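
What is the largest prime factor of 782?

782 = 2 · 391
391 = 17 · 23
23 is prime.
So 782 = 2 · 17 · 23; the largest prime factor is 23.

23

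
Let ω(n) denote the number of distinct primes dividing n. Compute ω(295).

295 = 5 · 59
295 = 5 · 59, which has 2 distinct prime factors.

2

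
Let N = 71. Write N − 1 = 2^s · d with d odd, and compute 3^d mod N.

1

71 − 1 = 70 = 2^1 · 35, so d = 35.
3^1 ≡ 3 (mod 71)
3^2 ≡ 3^2 = 9 ≡ 9 (mod 71)
3^4 ≡ 9^2 = 81 ≡ 10 (mod 71)
3^8 ≡ 10^2 = 100 ≡ 29 (mod 71)
3^16 ≡ 29^2 = 841 ≡ 60 (mod 71)
3^32 ≡ 60^2 = 3600 ≡ 50 (mod 71)
35 = 32 + 2 + 1 in binary powers of 2.
So 3^35 ≡ 50 · 9 · 3 ≡ 1 (mod 71).
Since 3^d ≡ 1 (mod 71), base 3 does not prove 71 composite.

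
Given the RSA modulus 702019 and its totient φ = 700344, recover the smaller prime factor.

823

φ(n) = (p−1)(q−1) = n − (p+q) + 1, so p + q = 702019 − 700344 + 1 = 1676.
p and q are the roots of t² − 1676t + 702019 = 0.
Discriminant: 1676² − 4·702019 = 2808976 − 2808076 = 900; √900 = 30.
q = (1676 − 30)/2 = 823, p = (1676 + 30)/2 = 853.
Check: 823 · 853 = 702019.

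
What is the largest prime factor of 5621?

73

5621 = 7 · 803
803 = 11 · 73
73 is prime.
So 5621 = 7 · 11 · 73; the largest prime factor is 73.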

-- -- --

Please set down all the data word for word.

Problem solution:
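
What is the largest prime factor of 782?

782 = 2 · 391
391 = 17 · 23
23 is prime.
So 782 = 2 · 17 · 23; the largest prime factor is 23.

23

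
Let ω(n) denote the number of distinct primes dividing n. Compute ω(295).

295 = 5 · 59
295 = 5 · 59, which has 2 distinct prime factors.

2

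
Let N = 71. Write N − 1 = 2^s · d with d odd, and compute 3^d mod N.

1

71 − 1 = 70 = 2^1 · 35, so d = 35.
3^1 ≡ 3 (mod 71)
3^2 ≡ 3^2 = 9 ≡ 9 (mod 71)
3^4 ≡ 9^2 = 81 ≡ 10 (mod 71)
3^8 ≡ 10^2 = 100 ≡ 29 (mod 71)
3^16 ≡ 29^2 = 841 ≡ 60 (mod 71)
3^32 ≡ 60^2 = 3600 ≡ 50 (mod 71)
35 = 32 + 2 + 1 in binary powers of 2.
So 3^35 ≡ 50 · 9 · 3 ≡ 1 (mod 71).
Since 3^d ≡ 1 (mod 71), base 3 does not prove 71 composite.

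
Given the RSA modulus 702019 and its totient φ = 700344, recover the smaller prime factor.

823

φ(n) = (p−1)(q−1) = n − (p+q) + 1, so p + q = 702019 − 700344 + 1 = 1676.
p and q are the roots of t² − 1676t + 702019 = 0.
Discriminant: 1676² − 4·702019 = 2808976 − 2808076 = 900; √900 = 30.
q = (1676 − 30)/2 = 823, p = (1676 + 30)/2 = 853.
Check: 823 · 853 = 702019.

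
What is the largest prime factor of 5621?

73

5621 = 7 · 803
803 = 11 · 73
73 is prime.
So 5621 = 7 · 11 · 73; the largest prime factor is 73.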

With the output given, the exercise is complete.